The answer should be each line from the entries below that has the word "ordered" in it.

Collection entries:
────────
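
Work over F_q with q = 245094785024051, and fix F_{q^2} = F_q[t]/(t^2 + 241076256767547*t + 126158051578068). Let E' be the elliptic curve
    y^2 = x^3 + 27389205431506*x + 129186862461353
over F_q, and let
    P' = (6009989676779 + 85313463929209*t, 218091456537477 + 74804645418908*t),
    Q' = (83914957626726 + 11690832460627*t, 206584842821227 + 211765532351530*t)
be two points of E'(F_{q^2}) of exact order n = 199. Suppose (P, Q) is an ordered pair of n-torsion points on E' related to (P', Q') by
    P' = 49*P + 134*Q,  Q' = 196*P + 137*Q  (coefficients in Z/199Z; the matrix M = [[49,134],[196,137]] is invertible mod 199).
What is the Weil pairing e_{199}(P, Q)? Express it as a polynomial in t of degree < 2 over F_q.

Alternating bilinearity on E[199] (values in mu_{199} in F_{245094785024051^2}) gives e(P',Q') = e(P,Q)^det(M).
det(M) mod 199 = 150; its inverse in (Z/199)^* is 134 (check: 150*134 mod 199 = 1).
Build f_{199,P'} and f_{199,Q'} via the 8-bit ladder of 199=11000111_2; evaluate at shifted divisors; quotient in F_{245094785024051^2}.
The quotient is 142366639158918 + 222710839099240*t.
(142366639158918 + 222710839099240*t)^{134} mod (245094785024051,f) = 60807717888650 + 31304207236085*t.

60807717888650 + 31304207236085*t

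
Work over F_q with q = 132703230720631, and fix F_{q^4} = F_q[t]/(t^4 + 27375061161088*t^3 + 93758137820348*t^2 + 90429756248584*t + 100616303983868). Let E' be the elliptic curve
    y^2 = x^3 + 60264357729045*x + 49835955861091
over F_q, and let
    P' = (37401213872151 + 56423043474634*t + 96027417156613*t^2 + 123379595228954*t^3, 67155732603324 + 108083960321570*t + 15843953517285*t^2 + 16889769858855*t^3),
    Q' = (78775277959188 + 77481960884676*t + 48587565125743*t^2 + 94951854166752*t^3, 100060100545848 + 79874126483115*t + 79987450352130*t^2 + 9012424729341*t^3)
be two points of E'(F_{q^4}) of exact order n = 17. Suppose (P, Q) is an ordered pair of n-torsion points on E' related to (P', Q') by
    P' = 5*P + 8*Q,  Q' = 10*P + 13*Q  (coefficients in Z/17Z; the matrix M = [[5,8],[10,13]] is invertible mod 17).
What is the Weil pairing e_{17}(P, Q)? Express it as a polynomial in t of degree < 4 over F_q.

e_{17} is bilinear + alternating on E[17], so e_{17}(5*P + 8*Q, 10*P + 13*Q) = e_{17}(P,Q)^(5*13-8*10).
Inverting 2 mod 17: 9. Thus e_{17}(P,Q) = e(P',Q')^{9}.
Run Miller on y^2=x^3+60264357729045*x+49835955861091 over F_{132703230720631}: ladder 10001 (5 bits); e = f_P(D_Q)/f_Q(D_P).
So e_{17}(P',Q') = 106926222543935 + 111864504207616*t + 83183994387319*t^2 + 37342222569809*t^3.
Raise to 9: e(P,Q) = 121025153558816 + 31245079226351*t + 116900953587259*t^2 + 48325566245213*t^3 in mu_{17}.

121025153558816 + 31245079226351*t + 116900953587259*t^2 + 48325566245213*t^3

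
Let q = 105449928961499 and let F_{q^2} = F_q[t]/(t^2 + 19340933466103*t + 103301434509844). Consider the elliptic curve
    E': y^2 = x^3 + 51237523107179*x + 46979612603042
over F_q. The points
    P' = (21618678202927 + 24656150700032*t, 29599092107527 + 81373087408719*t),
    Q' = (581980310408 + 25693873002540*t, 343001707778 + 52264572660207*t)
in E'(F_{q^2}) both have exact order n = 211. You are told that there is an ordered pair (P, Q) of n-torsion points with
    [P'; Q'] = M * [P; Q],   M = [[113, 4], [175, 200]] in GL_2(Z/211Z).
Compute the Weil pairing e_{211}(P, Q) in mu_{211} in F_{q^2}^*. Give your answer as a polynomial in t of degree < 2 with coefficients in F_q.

The 211-Weil pairing on E[211] over F_{105449928961499} is alternating-bilinear: e_{211}(P',Q') = e_{211}(P,Q)^det(M).
So e_{211}(P,Q) = e_{211}(P',Q')^{187}, since 167*187 = 1 mod 211.
Miller loop for e_{211} over F_{105449928961499^2}: bits of 211 = 11010011; 7 double steps + 4 add steps, l/v at each.
Miller gives e_{211}(P',Q') = 26355593597232 + 70385884999554*t in F_{105449928961499^2}.
(26355593597232 + 70385884999554*t)^{187} mod (105449928961499,f) = 52390435779279 + 22458589821781*t.

52390435779279 + 22458589821781*t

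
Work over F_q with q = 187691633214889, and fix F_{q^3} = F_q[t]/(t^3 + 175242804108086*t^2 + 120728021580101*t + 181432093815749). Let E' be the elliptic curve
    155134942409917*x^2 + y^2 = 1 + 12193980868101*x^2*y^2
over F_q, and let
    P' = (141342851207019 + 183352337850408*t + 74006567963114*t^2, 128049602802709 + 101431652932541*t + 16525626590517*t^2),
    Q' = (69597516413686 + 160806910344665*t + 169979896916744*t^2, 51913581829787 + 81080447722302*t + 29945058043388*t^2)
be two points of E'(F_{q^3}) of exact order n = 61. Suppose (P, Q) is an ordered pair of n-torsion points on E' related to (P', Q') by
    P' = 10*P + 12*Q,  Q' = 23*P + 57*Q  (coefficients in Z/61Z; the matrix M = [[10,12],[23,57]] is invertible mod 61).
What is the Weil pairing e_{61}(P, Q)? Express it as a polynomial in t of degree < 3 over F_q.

161134175257789 + 132086977853305*t + 114192469471129*t^2

The 61-Weil pairing on E[61] over F_{187691633214889} is alternating-bilinear: e_{61}(P',Q') = e_{61}(P,Q)^det(M).
So e_{61}(P,Q) = e_{61}(P',Q')^{11}, since 50*11 = 1 mod 61.
Edwards a_E,d_E -> Montgomery A=82520767588528,B=132026869598567 -> Weierstrass 123867762153766,136436467556268 via alpha=90452031617966,beta=35735240385454.
n = 61 = (111101)_2 (6 bits, wt 5); accumulate f_{61,P'}(Q'+S)/f_{61,P'}(S) along the 5-step ladder.
Miller gives e_{61}(P',Q') = 167814027280232 + 156024877549660*t + 10619086390785*t^2 in F_{187691633214889^3}.
e_{61}(P,Q) = (167814027280232 + 156024877549660*t + 10619086390785*t^2)^{11} = 161134175257789 + 132086977853305*t + 114192469471129*t^2.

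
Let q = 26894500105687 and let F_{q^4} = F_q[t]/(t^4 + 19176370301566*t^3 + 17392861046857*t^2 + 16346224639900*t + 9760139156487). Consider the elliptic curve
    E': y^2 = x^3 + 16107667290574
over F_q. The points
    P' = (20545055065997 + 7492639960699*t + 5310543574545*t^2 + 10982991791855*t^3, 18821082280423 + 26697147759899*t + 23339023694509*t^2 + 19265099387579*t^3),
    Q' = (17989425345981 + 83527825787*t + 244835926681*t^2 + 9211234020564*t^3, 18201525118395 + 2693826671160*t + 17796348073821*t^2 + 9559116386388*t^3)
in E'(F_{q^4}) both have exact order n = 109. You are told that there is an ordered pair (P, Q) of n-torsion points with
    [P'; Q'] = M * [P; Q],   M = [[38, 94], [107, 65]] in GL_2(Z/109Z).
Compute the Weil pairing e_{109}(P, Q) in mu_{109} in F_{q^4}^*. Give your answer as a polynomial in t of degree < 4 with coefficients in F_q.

e_{109} is bilinear + alternating on E[109], so e_{109}(38*P + 94*Q, 107*P + 65*Q) = e_{109}(P,Q)^(38*65-94*107).
So e_{109}(P,Q) = e_{109}(P',Q')^{13}, since 42*13 = 1 mod 109.
Run Miller on y^2=x^3+16107667290574 over F_{26894500105687}: ladder 1101101 (7 bits); e = f_P(D_Q)/f_Q(D_P).
Miller gives e_{109}(P',Q') = 10264424027411 + 2506363044262*t + 10346784222347*t^2 + 14617485698716*t^3 in F_{26894500105687^4}.
Finally e_{109}(P,Q) = 15348289922943 + 5472014335385*t + 21583405728657*t^2 + 4773776142609*t^3.

15348289922943 + 5472014335385*t + 21583405728657*t^2 + 4773776142609*t^3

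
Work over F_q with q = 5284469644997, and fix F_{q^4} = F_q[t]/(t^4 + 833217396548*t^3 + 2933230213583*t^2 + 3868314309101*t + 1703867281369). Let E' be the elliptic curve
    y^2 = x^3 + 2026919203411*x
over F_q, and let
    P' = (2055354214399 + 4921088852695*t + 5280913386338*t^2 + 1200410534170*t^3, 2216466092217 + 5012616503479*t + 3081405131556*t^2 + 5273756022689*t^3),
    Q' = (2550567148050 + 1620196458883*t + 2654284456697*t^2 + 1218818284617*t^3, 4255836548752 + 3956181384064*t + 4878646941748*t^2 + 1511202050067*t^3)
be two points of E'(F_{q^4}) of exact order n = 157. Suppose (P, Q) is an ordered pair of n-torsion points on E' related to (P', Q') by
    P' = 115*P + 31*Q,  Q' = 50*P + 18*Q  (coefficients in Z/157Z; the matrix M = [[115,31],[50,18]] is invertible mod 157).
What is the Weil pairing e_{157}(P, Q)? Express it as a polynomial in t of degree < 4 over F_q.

5060546018078 + 3093753275019*t + 28797838131*t^2 + 971319883088*t^3

The 157-Weil pairing on E[157] over F_{5284469644997} is alternating-bilinear: e_{157}(P',Q') = e_{157}(P,Q)^det(M).
Inverting 49 mod 157: 141. Thus e_{157}(P,Q) = e(P',Q')^{141}.
8-bit Miller (10011101) on E'/F_{5284469644997} with a'=2026919203411, b'=0: accumulate tangent/chord ratios at Q'+S and P'+S'.
Miller gives e_{157}(P',Q') = 704286545291 + 4404377398711*t + 5127985249446*t^2 + 1262301675828*t^3 in F_{5284469644997^4}.
Hence e(P,Q) = 5060546018078 + 3093753275019*t + 28797838131*t^2 + 971319883088*t^3 in F_{5284469644997^4}^*.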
────────
RESULT OF THIS TASK:
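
be two points of E'(F_{q^2}) of exact order n = 199. Suppose (P, Q) is an ordered pair of n-torsion points on E' related to (P', Q') by
be two points of E'(F_{q^4}) of exact order n = 17. Suppose (P, Q) is an ordered pair of n-torsion points on E' related to (P', Q') by
in E'(F_{q^2}) both have exact order n = 211. You are told that there is an ordered pair (P, Q) of n-torsion points with
be two points of E'(F_{q^3}) of exact order n = 61. Suppose (P, Q) is an ordered pair of n-torsion points on E' related to (P', Q') by
in E'(F_{q^4}) both have exact order n = 109. You are told that there is an ordered pair (P, Q) of n-torsion points with
be two points of E'(F_{q^4}) of exact order n = 157. Suppose (P, Q) is an ordered pair of n-torsion points on E' related to (P', Q') by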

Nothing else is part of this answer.